**How to complete this task**
Would you print the whole listing again, word for word?

**Data for review**
####################

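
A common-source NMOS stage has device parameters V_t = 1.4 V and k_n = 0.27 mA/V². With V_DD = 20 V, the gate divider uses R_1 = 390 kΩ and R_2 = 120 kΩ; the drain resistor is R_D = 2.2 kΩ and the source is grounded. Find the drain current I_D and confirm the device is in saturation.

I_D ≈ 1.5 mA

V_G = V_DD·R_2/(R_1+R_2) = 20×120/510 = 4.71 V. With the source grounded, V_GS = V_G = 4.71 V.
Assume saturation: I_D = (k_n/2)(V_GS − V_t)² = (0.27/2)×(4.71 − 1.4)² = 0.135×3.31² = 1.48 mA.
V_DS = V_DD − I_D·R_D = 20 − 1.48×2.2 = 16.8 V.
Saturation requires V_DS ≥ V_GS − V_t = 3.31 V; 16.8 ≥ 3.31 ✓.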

####################

**Task output**
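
A common-source NMOS stage has device parameters V_t = 1.4 V and k_n = 0.27 mA/V². With V_DD = 20 V, the gate divider uses R_1 = 390 kΩ and R_2 = 120 kΩ; the drain resistor is R_D = 2.2 kΩ and the source is grounded. Find the drain current I_D and confirm the device is in saturation.

I_D ≈ 1.5 mA

V_G = V_DD·R_2/(R_1+R_2) = 20×120/510 = 4.71 V. With the source grounded, V_GS = V_G = 4.71 V.
Assume saturation: I_D = (k_n/2)(V_GS − V_t)² = (0.27/2)×(4.71 − 1.4)² = 0.135×3.31² = 1.48 mA.
V_DS = V_DD − I_D·R_D = 20 − 1.48×2.2 = 16.8 V.
Saturation requires V_DS ≥ V_GS − V_t = 3.31 V; 16.8 ≥ 3.31 ✓.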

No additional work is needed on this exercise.